▶ What needs to be done:
Exact copies of all the lines below are required.

▶ Dataset entries:
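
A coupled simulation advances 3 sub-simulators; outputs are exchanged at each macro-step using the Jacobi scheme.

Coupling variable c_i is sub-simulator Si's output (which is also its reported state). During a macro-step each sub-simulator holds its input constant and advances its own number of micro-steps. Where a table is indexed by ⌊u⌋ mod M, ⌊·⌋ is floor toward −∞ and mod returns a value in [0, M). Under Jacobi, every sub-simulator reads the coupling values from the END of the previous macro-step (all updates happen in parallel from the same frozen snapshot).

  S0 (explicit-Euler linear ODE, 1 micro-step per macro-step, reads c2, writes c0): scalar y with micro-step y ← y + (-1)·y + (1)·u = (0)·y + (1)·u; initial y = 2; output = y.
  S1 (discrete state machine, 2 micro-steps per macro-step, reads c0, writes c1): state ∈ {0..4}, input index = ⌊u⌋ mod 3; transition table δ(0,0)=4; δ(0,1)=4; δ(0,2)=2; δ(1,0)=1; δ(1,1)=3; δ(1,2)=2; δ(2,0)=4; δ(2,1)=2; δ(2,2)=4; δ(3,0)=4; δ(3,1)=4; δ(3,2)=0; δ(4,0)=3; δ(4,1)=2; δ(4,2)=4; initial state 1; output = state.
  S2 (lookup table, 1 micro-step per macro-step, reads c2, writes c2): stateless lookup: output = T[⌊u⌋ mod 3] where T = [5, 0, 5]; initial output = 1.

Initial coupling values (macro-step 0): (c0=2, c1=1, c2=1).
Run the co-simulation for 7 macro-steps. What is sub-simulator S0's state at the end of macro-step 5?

macro 1: S0 reads c2=1 → after 1×micro: 1; S1 reads c0=2 → after 2×micro: 4; S2 reads c2=1 → after 1×micro: 0 ⇒ (c0=1, c1=4, c2=0)
macro 2: S0 reads c2=0 → after 1×micro: 0; S1 reads c0=1 → after 2×micro: 2; S2 reads c2=0 → after 1×micro: 5 ⇒ (c0=0, c1=2, c2=5)
macro 3: S0 reads c2=5 → after 1×micro: 5; S1 reads c0=0 → after 2×micro: 3; S2 reads c2=5 → after 1×micro: 5 ⇒ (c0=5, c1=3, c2=5)
macro 4: S0 reads c2=5 → after 1×micro: 5; S1 reads c0=5 → after 2×micro: 2; S2 reads c2=5 → after 1×micro: 5 ⇒ (c0=5, c1=2, c2=5)
macro 5: S0 reads c2=5 → after 1×micro: 5; S1 reads c0=5 → after 2×micro: 4; S2 reads c2=5 → after 1×micro: 5 ⇒ (c0=5, c1=4, c2=5)
macro 6: S0 reads c2=5 → after 1×micro: 5; S1 reads c0=5 → after 2×micro: 4; S2 reads c2=5 → after 1×micro: 5 ⇒ (c0=5, c1=4, c2=5)
macro 7: S0 reads c2=5 → after 1×micro: 5; S1 reads c0=5 → after 2×micro: 4; S2 reads c2=5 → after 1×micro: 5 ⇒ (c0=5, c1=4, c2=5)

S0 state at macro-step 5 = 5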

▶ Your solution:
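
A coupled simulation advances 3 sub-simulators; outputs are exchanged at each macro-step using the Jacobi scheme.

Coupling variable c_i is sub-simulator Si's output (which is also its reported state). During a macro-step each sub-simulator holds its input constant and advances its own number of micro-steps. Where a table is indexed by ⌊u⌋ mod M, ⌊·⌋ is floor toward −∞ and mod returns a value in [0, M). Under Jacobi, every sub-simulator reads the coupling values from the END of the previous macro-step (all updates happen in parallel from the same frozen snapshot).

  S0 (explicit-Euler linear ODE, 1 micro-step per macro-step, reads c2, writes c0): scalar y with micro-step y ← y + (-1)·y + (1)·u = (0)·y + (1)·u; initial y = 2; output = y.
  S1 (discrete state machine, 2 micro-steps per macro-step, reads c0, writes c1): state ∈ {0..4}, input index = ⌊u⌋ mod 3; transition table δ(0,0)=4; δ(0,1)=4; δ(0,2)=2; δ(1,0)=1; δ(1,1)=3; δ(1,2)=2; δ(2,0)=4; δ(2,1)=2; δ(2,2)=4; δ(3,0)=4; δ(3,1)=4; δ(3,2)=0; δ(4,0)=3; δ(4,1)=2; δ(4,2)=4; initial state 1; output = state.
  S2 (lookup table, 1 micro-step per macro-step, reads c2, writes c2): stateless lookup: output = T[⌊u⌋ mod 3] where T = [5, 0, 5]; initial output = 1.

Initial coupling values (macro-step 0): (c0=2, c1=1, c2=1).
Run the co-simulation for 7 macro-steps. What is sub-simulator S0's state at the end of macro-step 5?

macro 1: S0 reads c2=1 → after 1×micro: 1; S1 reads c0=2 → after 2×micro: 4; S2 reads c2=1 → after 1×micro: 0 ⇒ (c0=1, c1=4, c2=0)
macro 2: S0 reads c2=0 → after 1×micro: 0; S1 reads c0=1 → after 2×micro: 2; S2 reads c2=0 → after 1×micro: 5 ⇒ (c0=0, c1=2, c2=5)
macro 3: S0 reads c2=5 → after 1×micro: 5; S1 reads c0=0 → after 2×micro: 3; S2 reads c2=5 → after 1×micro: 5 ⇒ (c0=5, c1=3, c2=5)
macro 4: S0 reads c2=5 → after 1×micro: 5; S1 reads c0=5 → after 2×micro: 2; S2 reads c2=5 → after 1×micro: 5 ⇒ (c0=5, c1=2, c2=5)
macro 5: S0 reads c2=5 → after 1×micro: 5; S1 reads c0=5 → after 2×micro: 4; S2 reads c2=5 → after 1×micro: 5 ⇒ (c0=5, c1=4, c2=5)
macro 6: S0 reads c2=5 → after 1×micro: 5; S1 reads c0=5 → after 2×micro: 4; S2 reads c2=5 → after 1×micro: 5 ⇒ (c0=5, c1=4, c2=5)
macro 7: S0 reads c2=5 → after 1×micro: 5; S1 reads c0=5 → after 2×micro: 4; S2 reads c2=5 → after 1×micro: 5 ⇒ (c0=5, c1=4, c2=5)

S0 state at macro-step 5 = 5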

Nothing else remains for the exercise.